_Exercise goal_:
Search the data for the word "format" and copy every line that contains it.

Start of The input

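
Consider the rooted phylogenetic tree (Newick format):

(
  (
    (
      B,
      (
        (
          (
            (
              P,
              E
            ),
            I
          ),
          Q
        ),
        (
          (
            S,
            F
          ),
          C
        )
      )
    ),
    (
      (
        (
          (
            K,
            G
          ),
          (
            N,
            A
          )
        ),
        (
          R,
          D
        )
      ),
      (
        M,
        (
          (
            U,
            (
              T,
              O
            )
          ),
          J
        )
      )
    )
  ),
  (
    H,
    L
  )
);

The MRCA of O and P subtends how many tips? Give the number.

19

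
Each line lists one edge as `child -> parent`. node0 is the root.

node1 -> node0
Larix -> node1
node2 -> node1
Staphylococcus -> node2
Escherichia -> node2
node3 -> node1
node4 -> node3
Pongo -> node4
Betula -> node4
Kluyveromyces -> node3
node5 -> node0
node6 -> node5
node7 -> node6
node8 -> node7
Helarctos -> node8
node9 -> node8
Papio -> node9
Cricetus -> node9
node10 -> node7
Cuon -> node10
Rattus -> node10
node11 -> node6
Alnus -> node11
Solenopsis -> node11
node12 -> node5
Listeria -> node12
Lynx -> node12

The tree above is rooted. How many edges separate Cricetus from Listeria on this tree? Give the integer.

The MRCA of Cricetus and Listeria is the node subtending ((((Helarctos,(Papio,Cricetus)),(Cuon,Rattus)),(Alnus,Solenopsis)),(Listeria,Lynx)).
From Cricetus up to that node: 5 branches. From Listeria up to the same node: 2 branches. Total: 5 + 2 = 7.

7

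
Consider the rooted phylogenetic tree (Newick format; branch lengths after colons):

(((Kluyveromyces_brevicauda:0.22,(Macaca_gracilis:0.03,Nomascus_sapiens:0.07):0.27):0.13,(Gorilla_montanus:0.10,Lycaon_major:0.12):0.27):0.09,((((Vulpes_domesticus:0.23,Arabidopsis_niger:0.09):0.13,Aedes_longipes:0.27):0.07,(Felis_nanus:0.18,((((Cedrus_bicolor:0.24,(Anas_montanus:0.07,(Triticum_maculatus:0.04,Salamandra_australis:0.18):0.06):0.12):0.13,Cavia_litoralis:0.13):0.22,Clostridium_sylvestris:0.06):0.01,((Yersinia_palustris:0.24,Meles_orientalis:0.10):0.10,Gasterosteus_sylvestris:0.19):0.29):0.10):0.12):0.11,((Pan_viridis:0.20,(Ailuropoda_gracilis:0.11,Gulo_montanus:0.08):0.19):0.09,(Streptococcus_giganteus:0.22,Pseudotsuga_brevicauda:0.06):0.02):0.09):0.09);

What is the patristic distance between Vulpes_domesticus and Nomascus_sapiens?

The path runs Vulpes_domesticus → … → MRCA → … → Nomascus_sapiens; the MRCA is the root of the tree.
Branch lengths along that path: 0.23 + 0.13 + 0.07 + 0.11 + 0.09 + 0.09 + 0.13 + 0.27 + 0.07 = 1.19.

1.19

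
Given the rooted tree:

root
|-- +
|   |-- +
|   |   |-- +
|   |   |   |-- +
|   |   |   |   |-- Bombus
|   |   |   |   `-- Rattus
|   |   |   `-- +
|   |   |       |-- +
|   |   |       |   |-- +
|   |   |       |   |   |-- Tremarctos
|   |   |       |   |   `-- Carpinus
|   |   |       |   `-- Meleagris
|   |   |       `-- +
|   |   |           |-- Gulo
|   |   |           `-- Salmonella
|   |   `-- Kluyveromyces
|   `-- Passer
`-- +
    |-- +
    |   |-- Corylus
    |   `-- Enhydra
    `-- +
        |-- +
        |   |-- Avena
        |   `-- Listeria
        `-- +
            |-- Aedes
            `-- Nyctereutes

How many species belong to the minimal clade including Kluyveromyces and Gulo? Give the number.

The MRCA of Kluyveromyces and Gulo is the node subtending (((Bombus,Rattus),(((Tremarctos,Carpinus),Meleagris),(Gulo,Salmonella))),Kluyveromyces).
That clade contains 8 terminal taxa: Bombus, Carpinus, Gulo, Kluyveromyces, Meleagris, Rattus, Salmonella, Tremarctos.

8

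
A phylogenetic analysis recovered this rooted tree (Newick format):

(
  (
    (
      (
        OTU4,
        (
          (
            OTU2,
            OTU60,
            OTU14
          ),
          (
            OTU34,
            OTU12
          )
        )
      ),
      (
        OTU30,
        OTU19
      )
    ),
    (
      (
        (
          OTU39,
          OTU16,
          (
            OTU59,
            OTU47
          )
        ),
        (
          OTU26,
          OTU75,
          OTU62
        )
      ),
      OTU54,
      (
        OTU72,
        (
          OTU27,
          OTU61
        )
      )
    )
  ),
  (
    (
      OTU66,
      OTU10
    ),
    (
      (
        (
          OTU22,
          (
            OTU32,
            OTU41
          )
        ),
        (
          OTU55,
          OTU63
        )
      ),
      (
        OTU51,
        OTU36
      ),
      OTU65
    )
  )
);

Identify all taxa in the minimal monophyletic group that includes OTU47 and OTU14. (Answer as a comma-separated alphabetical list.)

OTU12, OTU14, OTU16, OTU19, OTU2, OTU26, OTU27, OTU30, OTU34, OTU39, OTU4, OTU47, OTU54, OTU59, OTU60, OTU61, OTU62, OTU72, OTU75

Tracing OTU47: it sits inside (OTU59,OTU47).
Tracing OTU14: it sits inside (OTU2,OTU60,OTU14).
The smallest clade enclosing both is (((OTU4,((OTU2,OTU60,OTU14),(OTU34,OTU12))),(OTU30,OTU19)),(((OTU39,OTU16,(OTU59,OTU47)),(OTU26,OTU75,OTU62)),OTU54,(OTU72,(OTU27,OTU61)))); the answer is its 19 terminal taxa in alphabetical order.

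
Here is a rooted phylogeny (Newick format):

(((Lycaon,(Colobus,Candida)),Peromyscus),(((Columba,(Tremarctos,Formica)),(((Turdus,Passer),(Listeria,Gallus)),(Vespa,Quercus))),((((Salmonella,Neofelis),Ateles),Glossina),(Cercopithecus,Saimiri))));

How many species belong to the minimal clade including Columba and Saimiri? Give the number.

The MRCA of Columba and Saimiri is the node subtending (((Columba,(Tremarctos,Formica)),(((Turdus,Passer),(Listeria,Gallus)),(Vespa,Quercus))),((((Salmonella,Neofelis),Ateles),Glossina),(Cercopithecus,Saimiri))).
That clade contains 15 terminal taxa: Ateles, Cercopithecus, Columba, Formica, Gallus, Glossina, Listeria, Neofelis, Passer, Quercus, Saimiri, Salmonella, Tremarctos, Turdus, Vespa.

15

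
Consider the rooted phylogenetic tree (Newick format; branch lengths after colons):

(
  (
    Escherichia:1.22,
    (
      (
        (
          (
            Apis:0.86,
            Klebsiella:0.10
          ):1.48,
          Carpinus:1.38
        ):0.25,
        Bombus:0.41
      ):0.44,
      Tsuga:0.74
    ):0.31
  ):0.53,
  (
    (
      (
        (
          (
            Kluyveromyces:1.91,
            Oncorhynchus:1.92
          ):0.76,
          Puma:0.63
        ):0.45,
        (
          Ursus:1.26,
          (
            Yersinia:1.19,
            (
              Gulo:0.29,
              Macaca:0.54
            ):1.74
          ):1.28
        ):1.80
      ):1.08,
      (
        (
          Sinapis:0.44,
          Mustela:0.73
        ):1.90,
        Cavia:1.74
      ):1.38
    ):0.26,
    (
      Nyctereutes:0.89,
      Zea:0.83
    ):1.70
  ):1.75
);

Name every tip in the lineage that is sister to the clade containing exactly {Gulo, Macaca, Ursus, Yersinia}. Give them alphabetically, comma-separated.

Kluyveromyces, Oncorhynchus, Puma

The clade containing exactly {Gulo, Macaca, Ursus, Yersinia} attaches to the tree at the node subtending (((Kluyveromyces,Oncorhynchus),Puma),(Ursus,(Yersinia,(Gulo,Macaca)))).
The other lineage descending from that same node — the sister group — is ((Kluyveromyces,Oncorhynchus),Puma); its 3 tips in alphabetical order are the answer.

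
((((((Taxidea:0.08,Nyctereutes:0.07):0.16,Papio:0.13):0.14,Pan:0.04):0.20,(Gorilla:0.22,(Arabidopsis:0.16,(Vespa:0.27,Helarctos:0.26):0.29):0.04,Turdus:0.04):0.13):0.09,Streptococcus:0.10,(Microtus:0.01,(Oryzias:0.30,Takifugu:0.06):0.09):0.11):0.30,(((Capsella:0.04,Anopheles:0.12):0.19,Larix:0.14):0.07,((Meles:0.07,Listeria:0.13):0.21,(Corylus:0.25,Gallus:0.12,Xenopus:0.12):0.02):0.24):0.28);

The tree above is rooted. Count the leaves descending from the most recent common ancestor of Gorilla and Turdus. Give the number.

The MRCA of Gorilla and Turdus is the node subtending (Gorilla,(Arabidopsis,(Vespa,Helarctos)),Turdus).
That clade contains 5 terminal taxa: Arabidopsis, Gorilla, Helarctos, Turdus, Vespa.

5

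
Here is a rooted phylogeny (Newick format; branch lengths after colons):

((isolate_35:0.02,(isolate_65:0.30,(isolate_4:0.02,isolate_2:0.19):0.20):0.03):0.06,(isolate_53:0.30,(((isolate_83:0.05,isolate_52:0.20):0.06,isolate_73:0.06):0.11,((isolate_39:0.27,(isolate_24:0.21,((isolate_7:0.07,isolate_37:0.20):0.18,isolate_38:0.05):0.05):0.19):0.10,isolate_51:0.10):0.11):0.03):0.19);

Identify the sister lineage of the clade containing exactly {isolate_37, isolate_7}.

isolate_38

The clade containing exactly {isolate_37, isolate_7} attaches to the tree at the node subtending ((isolate_7,isolate_37),isolate_38).
The other lineage descending from that same node — the sister group — is the single tip isolate_38.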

End of The input

_Result for this exercise_:
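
Consider the rooted phylogenetic tree (Newick format):
Consider the rooted phylogenetic tree (Newick format; branch lengths after colons):
A phylogenetic analysis recovered this rooted tree (Newick format):
Here is a rooted phylogeny (Newick format):
Consider the rooted phylogenetic tree (Newick format; branch lengths after colons):
Here is a rooted phylogeny (Newick format; branch lengths after colons):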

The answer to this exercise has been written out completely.